▶ **Exercise brief**: Print all the entries verbatim.

▼

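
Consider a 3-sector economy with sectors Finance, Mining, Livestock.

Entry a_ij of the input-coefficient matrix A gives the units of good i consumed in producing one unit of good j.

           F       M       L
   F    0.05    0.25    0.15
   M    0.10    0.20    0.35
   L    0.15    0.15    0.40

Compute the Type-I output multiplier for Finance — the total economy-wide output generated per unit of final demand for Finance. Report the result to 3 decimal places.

I − A =
  [   0.95    -0.25    -0.15]
  [  -0.10     0.80    -0.35]
  [  -0.15    -0.15     0.60]
Cofactors of I−A, C_ij = (−1)^(i+j)·(minor ij) (rows/columns in the sector order above):
  C_11 = (0.80)(0.60) − (-0.35)(-0.15) = 0.4275
  C_12 = −[(-0.10)(0.60) − (-0.35)(-0.15)] = 0.1125
  C_13 = (-0.10)(-0.15) − (0.80)(-0.15) = 0.1350
  C_21 = −[(-0.25)(0.60) − (-0.15)(-0.15)] = 0.1725
  C_22 = (0.95)(0.60) − (-0.15)(-0.15) = 0.5475
  C_23 = −[(0.95)(-0.15) − (-0.25)(-0.15)] = 0.1800
  C_31 = (-0.25)(-0.35) − (-0.15)(0.80) = 0.2075
  C_32 = −[(0.95)(-0.35) − (-0.15)(-0.10)] = 0.3475
  C_33 = (0.95)(0.80) − (-0.25)(-0.10) = 0.7350
det(I−A) = Σ_j (I−A)_1j·C_1j = (0.95)(0.4275) + (-0.25)(0.1125) + (-0.15)(0.1350) = 0.35775
adj(I−A) = Cᵀ =
  [ 0.4275   0.1725   0.2075]
  [ 0.1125   0.5475   0.3475]
  [ 0.1350   0.1800   0.7350]
(I − A)⁻¹ = adj(I−A) / det(I−A) ≈
  [   1.1950     0.4822     0.5800]
  [   0.3145     1.5304     0.9713]
  [   0.3774     0.5031     2.0545]
The output multiplier for sector j is the column-j sum of the Leontief inverse (I − A)⁻¹ = adj(I−A) / det(I−A).
Column F of adj(I−A): (0.4275, 0.1125, 0.1350); det(I−A) = 0.35775.
m_F = (0.4275 + 0.1125 + 0.1350) / 0.35775 = 0.675 / 0.35775 ≈ 1.887.

m_F = 1.887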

▲

▶ **Answer to this task**:
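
Consider a 3-sector economy with sectors Finance, Mining, Livestock.

Entry a_ij of the input-coefficient matrix A gives the units of good i consumed in producing one unit of good j.

           F       M       L
   F    0.05    0.25    0.15
   M    0.10    0.20    0.35
   L    0.15    0.15    0.40

Compute the Type-I output multiplier for Finance — the total economy-wide output generated per unit of final demand for Finance. Report the result to 3 decimal places.

I − A =
  [   0.95    -0.25    -0.15]
  [  -0.10     0.80    -0.35]
  [  -0.15    -0.15     0.60]
Cofactors of I−A, C_ij = (−1)^(i+j)·(minor ij) (rows/columns in the sector order above):
  C_11 = (0.80)(0.60) − (-0.35)(-0.15) = 0.4275
  C_12 = −[(-0.10)(0.60) − (-0.35)(-0.15)] = 0.1125
  C_13 = (-0.10)(-0.15) − (0.80)(-0.15) = 0.1350
  C_21 = −[(-0.25)(0.60) − (-0.15)(-0.15)] = 0.1725
  C_22 = (0.95)(0.60) − (-0.15)(-0.15) = 0.5475
  C_23 = −[(0.95)(-0.15) − (-0.25)(-0.15)] = 0.1800
  C_31 = (-0.25)(-0.35) − (-0.15)(0.80) = 0.2075
  C_32 = −[(0.95)(-0.35) − (-0.15)(-0.10)] = 0.3475
  C_33 = (0.95)(0.80) − (-0.25)(-0.10) = 0.7350
det(I−A) = Σ_j (I−A)_1j·C_1j = (0.95)(0.4275) + (-0.25)(0.1125) + (-0.15)(0.1350) = 0.35775
adj(I−A) = Cᵀ =
  [ 0.4275   0.1725   0.2075]
  [ 0.1125   0.5475   0.3475]
  [ 0.1350   0.1800   0.7350]
(I − A)⁻¹ = adj(I−A) / det(I−A) ≈
  [   1.1950     0.4822     0.5800]
  [   0.3145     1.5304     0.9713]
  [   0.3774     0.5031     2.0545]
The output multiplier for sector j is the column-j sum of the Leontief inverse (I − A)⁻¹ = adj(I−A) / det(I−A).
Column F of adj(I−A): (0.4275, 0.1125, 0.1350); det(I−A) = 0.35775.
m_F = (0.4275 + 0.1125 + 0.1350) / 0.35775 = 0.675 / 0.35775 ≈ 1.887.

m_F = 1.887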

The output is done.